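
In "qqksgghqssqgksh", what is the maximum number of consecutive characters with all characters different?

[q] len 1
[q] len 1
[q, k] len 2
[q, k, s] len 3
[q, k, s, g] len 4
[g] len 1
[g, h] len 2
[g, h, q] len 3
[g, h, q, s] len 4
[s] len 1
[s, q] len 2
[s, q, g] len 3
[s, q, g, k] len 4
[q, g, k, s] len 4
[q, g, k, s, h] len 5
Longest all-distinct length: 5.

5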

----------

## [Directions for this task]
Print every entry exactly as it appears.

## [Answer box]
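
In "qqksgghqssqgksh", what is the maximum number of consecutive characters with all characters different?

[q] len 1
[q] len 1
[q, k] len 2
[q, k, s] len 3
[q, k, s, g] len 4
[g] len 1
[g, h] len 2
[g, h, q] len 3
[g, h, q, s] len 4
[s] len 1
[s, q] len 2
[s, q, g] len 3
[s, q, g, k] len 4
[q, g, k, s] len 4
[q, g, k, s, h] len 5
Longest all-distinct length: 5.

5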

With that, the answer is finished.